**ABOUT THIS EXERCISE**
Every line holding the string "transactions" should be copied out of the listing.

--- EXERCISE INPUT Enclosed Below ---

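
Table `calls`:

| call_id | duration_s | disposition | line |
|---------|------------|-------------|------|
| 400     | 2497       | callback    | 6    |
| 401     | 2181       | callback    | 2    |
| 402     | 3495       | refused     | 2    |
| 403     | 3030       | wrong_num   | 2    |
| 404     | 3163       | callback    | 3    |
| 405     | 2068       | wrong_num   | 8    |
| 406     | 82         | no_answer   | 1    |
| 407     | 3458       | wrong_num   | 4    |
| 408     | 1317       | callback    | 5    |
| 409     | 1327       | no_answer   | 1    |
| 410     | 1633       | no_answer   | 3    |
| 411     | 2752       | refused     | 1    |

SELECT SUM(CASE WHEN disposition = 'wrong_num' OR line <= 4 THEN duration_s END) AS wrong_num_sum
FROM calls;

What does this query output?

23189

call_id=400: ✗
call_id=401: ✓ → 2181
call_id=402: ✓ → 3495
call_id=403: ✓ → 3030
call_id=404: ✓ → 3163
call_id=405: ✓ → 2068
call_id=406: ✓ → 82
call_id=407: ✓ → 3458
call_id=408: ✗
call_id=409: ✓ → 1327
call_id=410: ✓ → 1633
call_id=411: ✓ → 2752
wrong_num_sum = 2181 + 3495 + 3030 + 3163 + 2068 + 82 + 3458 + 1327 + 1633 + 2752 = 23189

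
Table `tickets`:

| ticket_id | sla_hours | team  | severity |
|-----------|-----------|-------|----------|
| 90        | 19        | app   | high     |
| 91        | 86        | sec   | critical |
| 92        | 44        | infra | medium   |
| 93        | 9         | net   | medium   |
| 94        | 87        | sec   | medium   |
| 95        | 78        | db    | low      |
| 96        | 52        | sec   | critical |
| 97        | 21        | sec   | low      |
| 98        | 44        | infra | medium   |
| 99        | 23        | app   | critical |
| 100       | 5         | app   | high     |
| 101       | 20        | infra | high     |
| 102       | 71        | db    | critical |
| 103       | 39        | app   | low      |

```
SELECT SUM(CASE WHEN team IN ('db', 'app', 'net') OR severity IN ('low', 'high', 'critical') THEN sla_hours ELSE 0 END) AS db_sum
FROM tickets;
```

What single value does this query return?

423

ticket_id=90: ✓ → 19
ticket_id=91: ✓ → 86
ticket_id=92: ✗
ticket_id=93: ✓ → 9
ticket_id=94: ✗
ticket_id=95: ✓ → 78
ticket_id=96: ✓ → 52
ticket_id=97: ✓ → 21
ticket_id=98: ✗
ticket_id=99: ✓ → 23
ticket_id=100: ✓ → 5
ticket_id=101: ✓ → 20
ticket_id=102: ✓ → 71
ticket_id=103: ✓ → 39
db_sum = 19 + 86 + 9 + 78 + 52 + 21 + 23 + 5 + 20 + 71 + 39 = 423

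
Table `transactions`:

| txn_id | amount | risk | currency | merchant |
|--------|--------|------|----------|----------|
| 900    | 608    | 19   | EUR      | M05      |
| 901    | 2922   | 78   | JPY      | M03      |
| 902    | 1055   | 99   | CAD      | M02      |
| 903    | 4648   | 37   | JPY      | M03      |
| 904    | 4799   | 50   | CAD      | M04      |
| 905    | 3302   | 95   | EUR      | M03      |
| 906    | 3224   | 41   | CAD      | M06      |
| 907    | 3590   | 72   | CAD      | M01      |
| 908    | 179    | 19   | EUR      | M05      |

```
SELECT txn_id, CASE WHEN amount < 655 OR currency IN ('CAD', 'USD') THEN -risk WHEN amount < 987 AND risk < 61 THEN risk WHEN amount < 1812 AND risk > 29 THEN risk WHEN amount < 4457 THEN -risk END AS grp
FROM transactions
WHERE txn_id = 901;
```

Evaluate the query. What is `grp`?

-78

txn_id = 901: amount=2922, risk=78, currency=JPY, merchant=M03.
amount < 655 OR currency IN ('CAD', 'USD') → false
amount < 987 AND risk < 61 → false
amount < 1812 AND risk > 29 → false
amount < 4457 → true → -78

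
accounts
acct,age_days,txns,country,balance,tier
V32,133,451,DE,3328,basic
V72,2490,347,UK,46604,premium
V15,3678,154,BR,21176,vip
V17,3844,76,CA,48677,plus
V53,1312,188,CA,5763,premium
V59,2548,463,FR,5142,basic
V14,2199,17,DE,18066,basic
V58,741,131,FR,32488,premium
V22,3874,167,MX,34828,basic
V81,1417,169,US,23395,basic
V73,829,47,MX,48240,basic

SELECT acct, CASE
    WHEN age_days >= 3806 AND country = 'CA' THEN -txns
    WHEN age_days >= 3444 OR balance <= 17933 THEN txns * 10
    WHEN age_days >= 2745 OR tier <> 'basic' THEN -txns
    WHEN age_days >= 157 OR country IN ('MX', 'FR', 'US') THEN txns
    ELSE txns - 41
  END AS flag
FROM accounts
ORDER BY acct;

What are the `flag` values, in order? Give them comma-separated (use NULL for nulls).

acct=V14: age_days >= 157 OR country IN ('MX', 'FR', 'US') → 17
acct=V15: age_days >= 3444 OR balance <= 17933 → 1540
acct=V17: age_days >= 3806 AND country = 'CA' → -76
acct=V22: age_days >= 3444 OR balance <= 17933 → 1670
acct=V32: age_days >= 3444 OR balance <= 17933 → 4510
acct=V53: age_days >= 3444 OR balance <= 17933 → 1880
acct=V58: age_days >= 2745 OR tier <> 'basic' → -131
acct=V59: age_days >= 3444 OR balance <= 17933 → 4630
acct=V72: age_days >= 2745 OR tier <> 'basic' → -347
acct=V73: age_days >= 157 OR country IN ('MX', 'FR', 'US') → 47
acct=V81: age_days >= 157 OR country IN ('MX', 'FR', 'US') → 169

17, 1540, -76, 1670, 4510, 1880, -131, 4630, -347, 47, 169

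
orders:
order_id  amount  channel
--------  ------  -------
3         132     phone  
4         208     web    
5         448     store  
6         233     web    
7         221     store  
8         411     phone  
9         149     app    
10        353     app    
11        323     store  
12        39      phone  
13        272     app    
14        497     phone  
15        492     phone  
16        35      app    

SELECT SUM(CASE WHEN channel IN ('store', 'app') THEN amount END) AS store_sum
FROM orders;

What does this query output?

order_id=3: ✗
order_id=4: ✗
order_id=5: ✓ → 448
order_id=6: ✗
order_id=7: ✓ → 221
order_id=8: ✗
order_id=9: ✓ → 149
order_id=10: ✓ → 353
order_id=11: ✓ → 323
order_id=12: ✗
order_id=13: ✓ → 272
order_id=14: ✗
order_id=15: ✗
order_id=16: ✓ → 35
store_sum = 448 + 221 + 149 + 353 + 323 + 272 + 35 = 1801

1801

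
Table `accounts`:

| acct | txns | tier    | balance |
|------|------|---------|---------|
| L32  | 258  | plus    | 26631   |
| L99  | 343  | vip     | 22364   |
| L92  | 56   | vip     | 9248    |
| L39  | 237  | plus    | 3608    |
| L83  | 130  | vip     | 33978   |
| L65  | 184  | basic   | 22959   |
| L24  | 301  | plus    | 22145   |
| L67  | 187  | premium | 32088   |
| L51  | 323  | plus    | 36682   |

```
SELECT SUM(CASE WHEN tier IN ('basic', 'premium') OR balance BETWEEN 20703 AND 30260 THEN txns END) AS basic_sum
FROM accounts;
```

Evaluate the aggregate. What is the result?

1273

acct=L32: ✓ → 258
acct=L99: ✓ → 343
acct=L92: ✗
acct=L39: ✗
acct=L83: ✗
acct=L65: ✓ → 184
acct=L24: ✓ → 301
acct=L67: ✓ → 187
acct=L51: ✗
basic_sum = 258 + 343 + 184 + 301 + 187 = 1273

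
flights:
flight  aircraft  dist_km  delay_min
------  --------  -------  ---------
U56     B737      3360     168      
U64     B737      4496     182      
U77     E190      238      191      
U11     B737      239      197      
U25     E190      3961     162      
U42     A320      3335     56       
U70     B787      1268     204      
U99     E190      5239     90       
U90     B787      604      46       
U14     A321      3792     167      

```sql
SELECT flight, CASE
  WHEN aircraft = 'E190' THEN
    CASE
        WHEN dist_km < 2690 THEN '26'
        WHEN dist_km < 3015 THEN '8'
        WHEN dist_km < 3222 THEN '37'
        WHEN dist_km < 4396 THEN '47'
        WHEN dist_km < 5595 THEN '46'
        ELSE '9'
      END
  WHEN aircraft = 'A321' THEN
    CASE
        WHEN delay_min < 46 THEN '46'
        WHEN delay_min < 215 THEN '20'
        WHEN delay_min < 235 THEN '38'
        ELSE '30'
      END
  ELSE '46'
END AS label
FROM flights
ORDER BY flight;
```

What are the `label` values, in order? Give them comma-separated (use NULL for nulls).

46, 20, 47, 46, 46, 46, 46, 26, 46, 46

flight=U11: aircraft='B737' → outer ELSE → 46
flight=U14: aircraft='A321' → inner[delay_min < 215] → 20
flight=U25: aircraft='E190' → inner[dist_km < 4396] → 47
flight=U42: aircraft='A320' → outer ELSE → 46
flight=U56: aircraft='B737' → outer ELSE → 46
flight=U64: aircraft='B737' → outer ELSE → 46
flight=U70: aircraft='B787' → outer ELSE → 46
flight=U77: aircraft='E190' → inner[dist_km < 2690] → 26
flight=U90: aircraft='B787' → outer ELSE → 46
flight=U99: aircraft='E190' → inner[dist_km < 5595] → 46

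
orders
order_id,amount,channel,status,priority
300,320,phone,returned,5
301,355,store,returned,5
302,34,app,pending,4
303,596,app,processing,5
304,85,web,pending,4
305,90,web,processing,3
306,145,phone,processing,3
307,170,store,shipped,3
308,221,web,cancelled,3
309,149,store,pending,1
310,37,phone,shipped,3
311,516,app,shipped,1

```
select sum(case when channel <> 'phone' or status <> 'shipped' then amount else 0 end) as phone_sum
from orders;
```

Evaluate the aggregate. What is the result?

order_id=300: ✓ → 320
order_id=301: ✓ → 355
order_id=302: ✓ → 34
order_id=303: ✓ → 596
order_id=304: ✓ → 85
order_id=305: ✓ → 90
order_id=306: ✓ → 145
order_id=307: ✓ → 170
order_id=308: ✓ → 221
order_id=309: ✓ → 149
order_id=310: ✗
order_id=311: ✓ → 516
phone_sum = 320 + 355 + 34 + 596 + 85 + 90 + 145 + 170 + 221 + 149 + 516 = 2681

2681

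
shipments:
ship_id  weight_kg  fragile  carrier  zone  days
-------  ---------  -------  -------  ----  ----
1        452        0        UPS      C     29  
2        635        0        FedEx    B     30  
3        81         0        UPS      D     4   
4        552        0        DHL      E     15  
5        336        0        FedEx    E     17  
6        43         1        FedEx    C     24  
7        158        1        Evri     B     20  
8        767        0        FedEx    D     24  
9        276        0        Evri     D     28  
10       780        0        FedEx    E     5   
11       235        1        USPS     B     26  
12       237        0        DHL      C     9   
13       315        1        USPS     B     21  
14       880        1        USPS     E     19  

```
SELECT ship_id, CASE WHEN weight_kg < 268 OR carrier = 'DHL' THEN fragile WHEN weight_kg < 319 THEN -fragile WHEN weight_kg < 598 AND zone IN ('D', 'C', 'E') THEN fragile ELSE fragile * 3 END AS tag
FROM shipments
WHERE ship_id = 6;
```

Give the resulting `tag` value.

1

ship_id = 6: weight_kg=43, fragile=1, carrier=FedEx, zone=C, days=24.
weight_kg < 268 OR carrier = 'DHL' → true → 1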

--- End of Enclosed EXERCISE INPUT ---

**ANSWER SECTION**
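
Table `transactions`:
FROM transactions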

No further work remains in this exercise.